- [Exercise]:
Where does the word "removing" show up in the records? Copy every line that has it.

____________

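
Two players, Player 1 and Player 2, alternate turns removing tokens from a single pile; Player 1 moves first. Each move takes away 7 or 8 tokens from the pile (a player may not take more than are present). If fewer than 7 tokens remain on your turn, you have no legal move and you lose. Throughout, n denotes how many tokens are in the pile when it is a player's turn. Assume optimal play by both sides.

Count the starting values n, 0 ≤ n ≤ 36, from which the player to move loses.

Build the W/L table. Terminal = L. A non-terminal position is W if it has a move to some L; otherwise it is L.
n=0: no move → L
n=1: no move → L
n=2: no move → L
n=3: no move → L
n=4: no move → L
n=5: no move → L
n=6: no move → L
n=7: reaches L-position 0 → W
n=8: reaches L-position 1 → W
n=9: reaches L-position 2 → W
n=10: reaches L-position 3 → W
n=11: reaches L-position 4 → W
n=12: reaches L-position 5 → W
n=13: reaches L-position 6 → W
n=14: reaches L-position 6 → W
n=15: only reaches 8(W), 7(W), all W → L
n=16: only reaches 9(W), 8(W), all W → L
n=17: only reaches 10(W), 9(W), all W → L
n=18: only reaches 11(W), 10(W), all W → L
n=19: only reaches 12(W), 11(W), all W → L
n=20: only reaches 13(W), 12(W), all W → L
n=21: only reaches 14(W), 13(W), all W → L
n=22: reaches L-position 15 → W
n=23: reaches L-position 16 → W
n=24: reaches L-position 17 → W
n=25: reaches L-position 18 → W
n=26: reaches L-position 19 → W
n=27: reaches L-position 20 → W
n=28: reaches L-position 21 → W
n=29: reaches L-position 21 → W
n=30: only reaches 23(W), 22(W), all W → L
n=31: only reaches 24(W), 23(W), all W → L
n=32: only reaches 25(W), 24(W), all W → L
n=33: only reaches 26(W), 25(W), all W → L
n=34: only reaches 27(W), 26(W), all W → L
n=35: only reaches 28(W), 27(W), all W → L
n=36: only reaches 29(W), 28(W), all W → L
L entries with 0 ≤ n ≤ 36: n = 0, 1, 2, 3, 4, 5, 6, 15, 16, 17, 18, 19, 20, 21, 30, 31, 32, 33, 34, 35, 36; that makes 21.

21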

____________

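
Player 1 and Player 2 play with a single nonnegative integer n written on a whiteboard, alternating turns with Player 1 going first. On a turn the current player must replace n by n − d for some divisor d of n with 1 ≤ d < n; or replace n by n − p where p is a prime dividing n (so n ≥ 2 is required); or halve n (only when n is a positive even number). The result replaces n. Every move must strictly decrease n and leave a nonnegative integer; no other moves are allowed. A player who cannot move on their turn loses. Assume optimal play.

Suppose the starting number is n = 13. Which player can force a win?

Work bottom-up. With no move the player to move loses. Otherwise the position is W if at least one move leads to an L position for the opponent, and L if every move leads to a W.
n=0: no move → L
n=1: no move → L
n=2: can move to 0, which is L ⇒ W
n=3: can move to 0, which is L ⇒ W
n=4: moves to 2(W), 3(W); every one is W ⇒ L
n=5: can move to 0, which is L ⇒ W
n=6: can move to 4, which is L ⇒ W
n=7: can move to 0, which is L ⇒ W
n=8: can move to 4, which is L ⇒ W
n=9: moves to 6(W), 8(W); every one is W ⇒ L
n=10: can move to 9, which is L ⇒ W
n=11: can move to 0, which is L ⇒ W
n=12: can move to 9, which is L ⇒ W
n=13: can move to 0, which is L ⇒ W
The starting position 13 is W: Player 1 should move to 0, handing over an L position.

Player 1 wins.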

____________

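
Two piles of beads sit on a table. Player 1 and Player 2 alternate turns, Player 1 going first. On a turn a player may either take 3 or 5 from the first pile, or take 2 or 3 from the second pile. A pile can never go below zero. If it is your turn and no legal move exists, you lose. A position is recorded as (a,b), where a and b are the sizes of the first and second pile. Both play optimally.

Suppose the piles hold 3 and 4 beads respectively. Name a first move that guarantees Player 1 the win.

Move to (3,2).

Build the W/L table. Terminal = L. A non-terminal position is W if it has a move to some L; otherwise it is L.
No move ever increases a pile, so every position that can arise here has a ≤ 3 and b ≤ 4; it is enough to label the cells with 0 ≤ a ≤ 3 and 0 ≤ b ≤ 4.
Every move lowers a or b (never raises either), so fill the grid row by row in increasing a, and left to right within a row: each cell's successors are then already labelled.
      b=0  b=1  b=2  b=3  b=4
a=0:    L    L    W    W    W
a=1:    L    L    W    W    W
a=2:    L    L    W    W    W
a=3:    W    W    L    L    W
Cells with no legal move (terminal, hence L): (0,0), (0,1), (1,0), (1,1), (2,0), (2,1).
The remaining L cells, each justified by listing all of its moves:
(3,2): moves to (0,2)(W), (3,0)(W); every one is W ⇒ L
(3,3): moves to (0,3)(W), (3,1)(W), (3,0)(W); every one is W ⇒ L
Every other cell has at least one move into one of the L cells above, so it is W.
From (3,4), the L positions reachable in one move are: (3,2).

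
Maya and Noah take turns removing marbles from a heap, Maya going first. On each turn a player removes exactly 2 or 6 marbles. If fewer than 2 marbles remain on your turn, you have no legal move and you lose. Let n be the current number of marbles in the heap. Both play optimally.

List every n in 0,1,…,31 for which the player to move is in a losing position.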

____________

- [Written answer]:
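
Two players, Player 1 and Player 2, alternate turns removing tokens from a single pile; Player 1 moves first. Each move takes away 7 or 8 tokens from the pile (a player may not take more than are present). If fewer than 7 tokens remain on your turn, you have no legal move and you lose. Throughout, n denotes how many tokens are in the pile when it is a player's turn. Assume optimal play by both sides.
Maya and Noah take turns removing marbles from a heap, Maya going first. On each turn a player removes exactly 2 or 6 marbles. If fewer than 2 marbles remain on your turn, you have no legal move and you lose. Let n be the current number of marbles in the heap. Both play optimally.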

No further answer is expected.